#### [DATA EXTRACT]
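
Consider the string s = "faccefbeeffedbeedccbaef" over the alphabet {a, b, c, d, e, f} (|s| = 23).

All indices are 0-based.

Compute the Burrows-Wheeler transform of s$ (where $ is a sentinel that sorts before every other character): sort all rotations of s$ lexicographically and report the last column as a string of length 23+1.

rank  rotation                  last
    0  $faccefbeeffedbeedccbaef  f
    1  accefbeeffedbeedccbaef$f  f
    2  aef$faccefbeeffedbeedccb  b
    3  baef$faccefbeeffedbeedcc  c
    4  beedccbaef$faccefbeeffed  d
    5  beeffedbeedccbaef$faccef  f
    6  cbaef$faccefbeeffedbeedc  c
    7  ccbaef$faccefbeeffedbeed  d
    8  ccefbeeffedbeedccbaef$fa  a
    9  cefbeeffedbeedccbaef$fac  c
   10  dbeedccbaef$faccefbeeffe  e
   11  dccbaef$faccefbeeffedbee  e
   12  edbeedccbaef$faccefbeeff  f
   13  edccbaef$faccefbeeffedbe  e
   14  eedccbaef$faccefbeeffedb  b
   15  eeffedbeedccbaef$faccefb  b
   16  ef$faccefbeeffedbeedccba  a
   17  efbeeffedbeedccbaef$facc  c
   18  effedbeedccbaef$faccefbe  e
   19  f$faccefbeeffedbeedccbae  e
   20  faccefbeeffedbeedccbaef$  $
   21  fbeeffedbeedccbaef$facce  e
   22  fedbeedccbaef$faccefbeef  f
   23  ffedbeedccbaef$faccefbee  e

ffbcdfcdaceefebbacee$efe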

#### [TASK BRIEF]
Stopping at the line containing "All indices are 0-based.", please repeat exactly every line from the very start of the entries, that line included, and nothing more.

#### [ANSWER AREA]
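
Consider the string s = "faccefbeeffedbeedccbaef" over the alphabet {a, b, c, d, e, f} (|s| = 23).

All indices are 0-based.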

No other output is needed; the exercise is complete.